=== MATERIAL SUPPLIED ===
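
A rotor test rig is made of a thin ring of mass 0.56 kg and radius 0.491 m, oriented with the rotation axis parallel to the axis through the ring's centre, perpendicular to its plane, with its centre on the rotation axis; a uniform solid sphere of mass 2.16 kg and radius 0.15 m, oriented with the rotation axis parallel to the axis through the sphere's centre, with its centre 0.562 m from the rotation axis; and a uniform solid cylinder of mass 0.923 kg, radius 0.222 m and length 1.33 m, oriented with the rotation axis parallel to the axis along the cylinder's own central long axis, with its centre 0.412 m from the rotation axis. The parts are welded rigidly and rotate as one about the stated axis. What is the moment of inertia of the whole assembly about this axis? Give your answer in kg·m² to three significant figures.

Thin ring: I_cm = MR² = (0.56)(0.491)² = 0.13501 kg·m²; axis through the centre, so I = 0.13501 kg·m².
Solid sphere: I_cm = (2/5)MR² = (2/5)(2.16)(0.15)² = 0.01944 kg·m²; centre at d = 0.562 m, so the parallel axis theorem gives I = 0.01944 + (2.16)(0.562)² = 0.70166 kg·m².
Solid cylinder: I_cm = (1/2)MR² = (1/2)(0.923)(0.222)² = 0.022745 kg·m²; centre at d = 0.412 m, so the parallel axis theorem gives I = 0.022745 + (0.923)(0.412)² = 0.17942 kg·m².
Total I = 0.13501 + 0.70166 + 0.17942 = 1.0161 kg·m².

1.02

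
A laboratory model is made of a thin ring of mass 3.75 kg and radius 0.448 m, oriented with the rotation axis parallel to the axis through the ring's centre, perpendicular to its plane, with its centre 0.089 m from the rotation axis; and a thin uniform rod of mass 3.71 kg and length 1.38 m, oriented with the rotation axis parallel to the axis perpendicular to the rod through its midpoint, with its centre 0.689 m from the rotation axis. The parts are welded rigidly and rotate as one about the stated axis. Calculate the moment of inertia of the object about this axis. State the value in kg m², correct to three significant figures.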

=== DIRECTIONS ===
Would you please repeat the entire listing above exactly?

=== SOLUTION FOR THIS EXERCISE ===
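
A rotor test rig is made of a thin ring of mass 0.56 kg and radius 0.491 m, oriented with the rotation axis parallel to the axis through the ring's centre, perpendicular to its plane, with its centre on the rotation axis; a uniform solid sphere of mass 2.16 kg and radius 0.15 m, oriented with the rotation axis parallel to the axis through the sphere's centre, with its centre 0.562 m from the rotation axis; and a uniform solid cylinder of mass 0.923 kg, radius 0.222 m and length 1.33 m, oriented with the rotation axis parallel to the axis along the cylinder's own central long axis, with its centre 0.412 m from the rotation axis. The parts are welded rigidly and rotate as one about the stated axis. What is the moment of inertia of the whole assembly about this axis? Give your answer in kg·m² to three significant figures.

Thin ring: I_cm = MR² = (0.56)(0.491)² = 0.13501 kg·m²; axis through the centre, so I = 0.13501 kg·m².
Solid sphere: I_cm = (2/5)MR² = (2/5)(2.16)(0.15)² = 0.01944 kg·m²; centre at d = 0.562 m, so the parallel axis theorem gives I = 0.01944 + (2.16)(0.562)² = 0.70166 kg·m².
Solid cylinder: I_cm = (1/2)MR² = (1/2)(0.923)(0.222)² = 0.022745 kg·m²; centre at d = 0.412 m, so the parallel axis theorem gives I = 0.022745 + (0.923)(0.412)² = 0.17942 kg·m².
Total I = 0.13501 + 0.70166 + 0.17942 = 1.0161 kg·m².

1.02

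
A laboratory model is made of a thin ring of mass 3.75 kg and radius 0.448 m, oriented with the rotation axis parallel to the axis through the ring's centre, perpendicular to its plane, with its centre 0.089 m from the rotation axis; and a thin uniform rod of mass 3.71 kg and length 1.38 m, oriented with the rotation axis parallel to the axis perpendicular to the rod through its midpoint, with its centre 0.689 m from the rotation axis. The parts are welded rigidly and rotate as one about the stated axis. Calculate the moment of inertia of the object about this axis. State the value in kg m², correct to three significant figures.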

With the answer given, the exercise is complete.